--- Required action ---
Restate the following entries exactly, including every line.
....
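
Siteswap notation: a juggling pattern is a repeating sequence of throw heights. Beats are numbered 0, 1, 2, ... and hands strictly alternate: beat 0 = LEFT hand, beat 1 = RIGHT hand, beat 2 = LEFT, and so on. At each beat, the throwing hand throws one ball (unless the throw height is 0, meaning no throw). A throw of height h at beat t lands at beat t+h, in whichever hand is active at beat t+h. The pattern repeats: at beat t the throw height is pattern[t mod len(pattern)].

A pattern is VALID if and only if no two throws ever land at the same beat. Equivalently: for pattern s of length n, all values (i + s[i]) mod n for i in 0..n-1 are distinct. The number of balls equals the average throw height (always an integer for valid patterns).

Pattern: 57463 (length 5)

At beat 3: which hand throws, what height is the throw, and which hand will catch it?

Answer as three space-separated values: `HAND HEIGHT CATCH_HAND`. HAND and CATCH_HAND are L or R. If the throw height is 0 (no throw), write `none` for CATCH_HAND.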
....
--- Result ---
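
Siteswap notation: a juggling pattern is a repeating sequence of throw heights. Beats are numbered 0, 1, 2, ... and hands strictly alternate: beat 0 = LEFT hand, beat 1 = RIGHT hand, beat 2 = LEFT, and so on. At each beat, the throwing hand throws one ball (unless the throw height is 0, meaning no throw). A throw of height h at beat t lands at beat t+h, in whichever hand is active at beat t+h. The pattern repeats: at beat t the throw height is pattern[t mod len(pattern)].

A pattern is VALID if and only if no two throws ever land at the same beat. Equivalently: for pattern s of length n, all values (i + s[i]) mod n for i in 0..n-1 are distinct. The number of balls equals the average throw height (always an integer for valid patterns).

Pattern: 57463 (length 5)

At beat 3: which hand throws, what height is the throw, and which hand will catch it?

Answer as three space-separated values: `HAND HEIGHT CATCH_HAND`. HAND and CATCH_HAND are L or R. If the throw height is 0 (no throw), write `none` for CATCH_HAND.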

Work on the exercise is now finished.